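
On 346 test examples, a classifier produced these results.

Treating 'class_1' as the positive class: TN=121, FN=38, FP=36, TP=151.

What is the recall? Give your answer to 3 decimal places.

0.799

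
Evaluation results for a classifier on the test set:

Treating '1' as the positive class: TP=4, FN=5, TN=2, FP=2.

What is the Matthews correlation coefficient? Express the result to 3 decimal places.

-0.051

MCC = (TP·TN − FP·FN) / √((TP+FP)(TP+FN)(TN+FP)(TN+FN))
Numerator = 4·2 − 2·5 = -2
Denominator = √(6·9·4·7) = √1512 = 38.8844
MCC = -2 / 38.8844 = -0.051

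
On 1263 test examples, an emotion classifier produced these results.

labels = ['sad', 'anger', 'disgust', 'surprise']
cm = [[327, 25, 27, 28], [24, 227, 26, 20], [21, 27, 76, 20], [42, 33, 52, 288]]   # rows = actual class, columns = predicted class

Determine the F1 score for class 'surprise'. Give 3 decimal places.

0.747

One-vs-rest for 'surprise': TP = diagonal; FP = other classes predicted 'surprise'; FN = 'surprise' predicted as other.
F1 score = 2·TP/(2·TP+FP+FN).
surprise: TP=288, FP=28+20+20=68, FN=42+33+52=127 → 576/771 = 0.7471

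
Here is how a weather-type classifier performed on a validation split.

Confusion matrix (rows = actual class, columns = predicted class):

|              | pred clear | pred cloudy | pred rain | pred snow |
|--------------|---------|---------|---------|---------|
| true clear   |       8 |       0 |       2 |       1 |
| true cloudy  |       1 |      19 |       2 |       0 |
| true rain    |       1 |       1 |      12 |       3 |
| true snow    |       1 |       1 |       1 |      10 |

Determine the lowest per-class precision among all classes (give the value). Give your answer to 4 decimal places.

Per-class precision (TP/(TP+FP)):
  clear: TP=8, FP=1+1+1=3 → 8/11 = 0.72727
  cloudy: TP=19, FP=0+1+1=2 → 19/21 = 0.90476
  rain: TP=12, FP=2+2+1=5 → 12/17 = 0.70588
  snow: TP=10, FP=1+0+3=4 → 10/14 = 0.71429
Lowest is class 'rain' with precision = 0.7059.

0.7059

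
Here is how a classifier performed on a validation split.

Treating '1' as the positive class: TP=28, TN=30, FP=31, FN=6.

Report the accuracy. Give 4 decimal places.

0.6105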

☆ ☆ ☆ ☆

*ASSIGNMENT*
Write out exactly the lines that begin at the one containing "On 1263 test" and continue through the last line of the data, and only those.

*EXERCISE SOLUTION*
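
On 1263 test examples, an emotion classifier produced these results.

labels = ['sad', 'anger', 'disgust', 'surprise']
cm = [[327, 25, 27, 28], [24, 227, 26, 20], [21, 27, 76, 20], [42, 33, 52, 288]]   # rows = actual class, columns = predicted class

Determine the F1 score for class 'surprise'. Give 3 decimal places.

0.747

One-vs-rest for 'surprise': TP = diagonal; FP = other classes predicted 'surprise'; FN = 'surprise' predicted as other.
F1 score = 2·TP/(2·TP+FP+FN).
surprise: TP=288, FP=28+20+20=68, FN=42+33+52=127 → 576/771 = 0.7471

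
Here is how a weather-type classifier performed on a validation split.

Confusion matrix (rows = actual class, columns = predicted class):

|              | pred clear | pred cloudy | pred rain | pred snow |
|--------------|---------|---------|---------|---------|
| true clear   |       8 |       0 |       2 |       1 |
| true cloudy  |       1 |      19 |       2 |       0 |
| true rain    |       1 |       1 |      12 |       3 |
| true snow    |       1 |       1 |       1 |      10 |

Determine the lowest per-class precision among all classes (give the value). Give your answer to 4 decimal places.

Per-class precision (TP/(TP+FP)):
  clear: TP=8, FP=1+1+1=3 → 8/11 = 0.72727
  cloudy: TP=19, FP=0+1+1=2 → 19/21 = 0.90476
  rain: TP=12, FP=2+2+1=5 → 12/17 = 0.70588
  snow: TP=10, FP=1+0+3=4 → 10/14 = 0.71429
Lowest is class 'rain' with precision = 0.7059.

0.7059

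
Here is how a classifier performed on a validation split.

Treating '1' as the positive class: TP=28, TN=30, FP=31, FN=6.

Report the accuracy. Give 4 decimal places.

0.6105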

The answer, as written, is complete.